### What to work on
Transcribe word for word the lines below from the line with "Mn²⁺(aq) + 2e⁻" through the line with "Two Co electrodes", ends included.

[Data for analysis Boundary: Start]

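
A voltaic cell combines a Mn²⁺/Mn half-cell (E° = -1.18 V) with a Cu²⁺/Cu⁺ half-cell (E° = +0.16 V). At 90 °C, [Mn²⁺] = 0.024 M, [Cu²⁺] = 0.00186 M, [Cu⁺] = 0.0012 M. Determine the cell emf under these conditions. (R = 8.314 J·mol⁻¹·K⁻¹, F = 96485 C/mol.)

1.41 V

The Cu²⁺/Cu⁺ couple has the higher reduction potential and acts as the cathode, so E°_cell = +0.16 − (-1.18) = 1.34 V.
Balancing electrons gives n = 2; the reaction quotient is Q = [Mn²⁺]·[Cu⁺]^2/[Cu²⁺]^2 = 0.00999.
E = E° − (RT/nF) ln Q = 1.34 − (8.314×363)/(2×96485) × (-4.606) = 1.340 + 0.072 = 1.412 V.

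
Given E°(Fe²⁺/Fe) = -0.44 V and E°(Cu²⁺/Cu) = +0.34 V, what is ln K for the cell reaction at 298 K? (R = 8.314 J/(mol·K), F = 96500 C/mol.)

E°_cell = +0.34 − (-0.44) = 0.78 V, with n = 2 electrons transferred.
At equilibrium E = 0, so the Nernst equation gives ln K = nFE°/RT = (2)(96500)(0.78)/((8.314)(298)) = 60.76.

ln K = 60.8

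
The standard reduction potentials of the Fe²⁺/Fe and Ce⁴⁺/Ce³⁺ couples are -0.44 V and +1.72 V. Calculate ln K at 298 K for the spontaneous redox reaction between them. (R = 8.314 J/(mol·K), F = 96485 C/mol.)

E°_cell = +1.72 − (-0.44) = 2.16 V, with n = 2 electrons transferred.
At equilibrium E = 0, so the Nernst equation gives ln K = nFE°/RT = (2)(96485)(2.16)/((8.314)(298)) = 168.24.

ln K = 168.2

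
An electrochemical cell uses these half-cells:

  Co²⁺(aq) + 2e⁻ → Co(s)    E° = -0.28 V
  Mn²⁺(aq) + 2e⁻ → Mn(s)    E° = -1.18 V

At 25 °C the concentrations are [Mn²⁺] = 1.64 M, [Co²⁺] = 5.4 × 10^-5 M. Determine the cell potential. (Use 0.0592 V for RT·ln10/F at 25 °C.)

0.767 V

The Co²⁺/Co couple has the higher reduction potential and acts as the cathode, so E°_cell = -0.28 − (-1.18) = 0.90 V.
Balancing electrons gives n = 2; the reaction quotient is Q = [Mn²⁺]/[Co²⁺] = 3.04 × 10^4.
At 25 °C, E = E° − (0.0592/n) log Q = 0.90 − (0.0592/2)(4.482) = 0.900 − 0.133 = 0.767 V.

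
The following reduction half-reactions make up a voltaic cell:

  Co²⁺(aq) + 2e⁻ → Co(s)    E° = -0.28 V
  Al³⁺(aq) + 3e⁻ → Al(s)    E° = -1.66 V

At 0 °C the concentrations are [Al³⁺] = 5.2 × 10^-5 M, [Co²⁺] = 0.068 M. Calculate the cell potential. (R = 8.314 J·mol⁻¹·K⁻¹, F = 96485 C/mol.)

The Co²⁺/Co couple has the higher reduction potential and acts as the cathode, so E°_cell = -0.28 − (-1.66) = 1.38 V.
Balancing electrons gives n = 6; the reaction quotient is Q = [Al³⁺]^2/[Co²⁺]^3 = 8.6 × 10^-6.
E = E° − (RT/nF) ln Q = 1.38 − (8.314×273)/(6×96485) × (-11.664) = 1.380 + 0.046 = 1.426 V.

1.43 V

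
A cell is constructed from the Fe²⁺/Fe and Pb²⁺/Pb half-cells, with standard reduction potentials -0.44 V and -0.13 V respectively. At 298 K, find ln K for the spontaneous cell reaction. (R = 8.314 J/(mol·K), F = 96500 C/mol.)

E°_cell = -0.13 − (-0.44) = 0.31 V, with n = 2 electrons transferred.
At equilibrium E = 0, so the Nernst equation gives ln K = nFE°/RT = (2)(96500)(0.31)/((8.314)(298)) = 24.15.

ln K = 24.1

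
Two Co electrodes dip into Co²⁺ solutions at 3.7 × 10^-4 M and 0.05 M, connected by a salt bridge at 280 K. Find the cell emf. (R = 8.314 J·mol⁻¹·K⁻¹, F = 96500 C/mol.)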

[Data for analysis Boundary: End]
[Data for analysis Boundary: Start]

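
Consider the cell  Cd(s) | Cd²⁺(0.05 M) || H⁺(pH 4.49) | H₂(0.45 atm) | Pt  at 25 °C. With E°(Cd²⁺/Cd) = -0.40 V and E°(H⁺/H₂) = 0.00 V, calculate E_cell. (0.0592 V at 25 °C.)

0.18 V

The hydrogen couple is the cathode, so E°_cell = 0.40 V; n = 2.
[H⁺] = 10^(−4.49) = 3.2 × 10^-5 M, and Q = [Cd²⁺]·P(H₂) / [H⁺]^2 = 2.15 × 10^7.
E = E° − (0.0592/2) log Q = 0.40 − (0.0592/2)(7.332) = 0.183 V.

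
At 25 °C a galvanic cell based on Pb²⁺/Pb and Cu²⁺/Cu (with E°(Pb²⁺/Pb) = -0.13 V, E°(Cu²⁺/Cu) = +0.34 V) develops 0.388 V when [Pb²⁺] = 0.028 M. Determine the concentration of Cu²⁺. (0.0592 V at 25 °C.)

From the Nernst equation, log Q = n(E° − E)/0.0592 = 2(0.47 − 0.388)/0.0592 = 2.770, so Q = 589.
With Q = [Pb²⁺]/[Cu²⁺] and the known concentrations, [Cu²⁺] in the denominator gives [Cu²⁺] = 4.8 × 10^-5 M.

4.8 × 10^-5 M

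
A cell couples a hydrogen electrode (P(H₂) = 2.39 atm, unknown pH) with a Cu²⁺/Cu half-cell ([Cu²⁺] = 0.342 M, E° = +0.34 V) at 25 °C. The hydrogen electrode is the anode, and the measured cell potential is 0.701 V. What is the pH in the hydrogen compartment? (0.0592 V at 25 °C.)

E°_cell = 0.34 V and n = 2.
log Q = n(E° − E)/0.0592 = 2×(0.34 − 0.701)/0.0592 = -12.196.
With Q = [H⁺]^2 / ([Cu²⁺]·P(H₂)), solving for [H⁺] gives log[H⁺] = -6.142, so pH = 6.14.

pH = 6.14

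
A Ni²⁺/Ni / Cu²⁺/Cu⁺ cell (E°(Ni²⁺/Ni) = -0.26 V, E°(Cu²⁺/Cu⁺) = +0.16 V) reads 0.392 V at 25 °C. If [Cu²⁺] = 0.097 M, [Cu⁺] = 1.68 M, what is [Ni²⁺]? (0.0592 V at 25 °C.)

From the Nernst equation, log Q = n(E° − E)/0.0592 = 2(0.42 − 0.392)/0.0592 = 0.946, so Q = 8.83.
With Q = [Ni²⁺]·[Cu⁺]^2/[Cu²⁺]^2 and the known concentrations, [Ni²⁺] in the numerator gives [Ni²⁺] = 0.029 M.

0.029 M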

[Data for analysis Boundary: End]

### Final answer
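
  Mn²⁺(aq) + 2e⁻ → Mn(s)    E° = -1.18 V

At 25 °C the concentrations are [Mn²⁺] = 1.64 M, [Co²⁺] = 5.4 × 10^-5 M. Determine the cell potential. (Use 0.0592 V for RT·ln10/F at 25 °C.)

0.767 V

The Co²⁺/Co couple has the higher reduction potential and acts as the cathode, so E°_cell = -0.28 − (-1.18) = 0.90 V.
Balancing electrons gives n = 2; the reaction quotient is Q = [Mn²⁺]/[Co²⁺] = 3.04 × 10^4.
At 25 °C, E = E° − (0.0592/n) log Q = 0.90 − (0.0592/2)(4.482) = 0.900 − 0.133 = 0.767 V.

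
The following reduction half-reactions make up a voltaic cell:

  Co²⁺(aq) + 2e⁻ → Co(s)    E° = -0.28 V
  Al³⁺(aq) + 3e⁻ → Al(s)    E° = -1.66 V

At 0 °C the concentrations are [Al³⁺] = 5.2 × 10^-5 M, [Co²⁺] = 0.068 M. Calculate the cell potential. (R = 8.314 J·mol⁻¹·K⁻¹, F = 96485 C/mol.)

The Co²⁺/Co couple has the higher reduction potential and acts as the cathode, so E°_cell = -0.28 − (-1.66) = 1.38 V.
Balancing electrons gives n = 6; the reaction quotient is Q = [Al³⁺]^2/[Co²⁺]^3 = 8.6 × 10^-6.
E = E° − (RT/nF) ln Q = 1.38 − (8.314×273)/(6×96485) × (-11.664) = 1.380 + 0.046 = 1.426 V.

1.43 V

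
A cell is constructed from the Fe²⁺/Fe and Pb²⁺/Pb half-cells, with standard reduction potentials -0.44 V and -0.13 V respectively. At 298 K, find ln K for the spontaneous cell reaction. (R = 8.314 J/(mol·K), F = 96500 C/mol.)

E°_cell = -0.13 − (-0.44) = 0.31 V, with n = 2 electrons transferred.
At equilibrium E = 0, so the Nernst equation gives ln K = nFE°/RT = (2)(96500)(0.31)/((8.314)(298)) = 24.15.

ln K = 24.1

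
Two Co electrodes dip into Co²⁺ solutions at 3.7 × 10^-4 M and 0.05 M, connected by a salt bridge at 280 K. Find the cell emf. (R = 8.314 J·mol⁻¹·K⁻¹, F = 96500 C/mol.)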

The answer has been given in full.